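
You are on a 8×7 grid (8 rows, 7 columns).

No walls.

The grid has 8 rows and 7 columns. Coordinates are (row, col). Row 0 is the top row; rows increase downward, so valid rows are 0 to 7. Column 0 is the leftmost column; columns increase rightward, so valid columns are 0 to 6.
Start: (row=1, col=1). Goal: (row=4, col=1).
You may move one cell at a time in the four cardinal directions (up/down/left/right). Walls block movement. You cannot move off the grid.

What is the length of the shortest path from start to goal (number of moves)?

Answer: Shortest path length: 3

Derivation:
BFS from (row=1, col=1) until reaching (row=4, col=1):
  Distance 0: (row=1, col=1)
  Distance 1: (row=0, col=1), (row=1, col=0), (row=1, col=2), (row=2, col=1)
  Distance 2: (row=0, col=0), (row=0, col=2), (row=1, col=3), (row=2, col=0), (row=2, col=2), (row=3, col=1)
  Distance 3: (row=0, col=3), (row=1, col=4), (row=2, col=3), (row=3, col=0), (row=3, col=2), (row=4, col=1)  <- goal reached here
One shortest path (3 moves): (row=1, col=1) -> (row=2, col=1) -> (row=3, col=1) -> (row=4, col=1)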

◇ ◇ ◇ ◇ ◇

- **Work to be completed**:
Look through the entries above. Copy out every line holding the word "columns".

- **Result of the task**:
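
You are on a 8×7 grid (8 rows, 7 columns).
The grid has 8 rows and 7 columns. Coordinates are (row, col). Row 0 is the top row; rows increase downward, so valid rows are 0 to 7. Column 0 is the leftmost column; columns increase rightward, so valid columns are 0 to 6.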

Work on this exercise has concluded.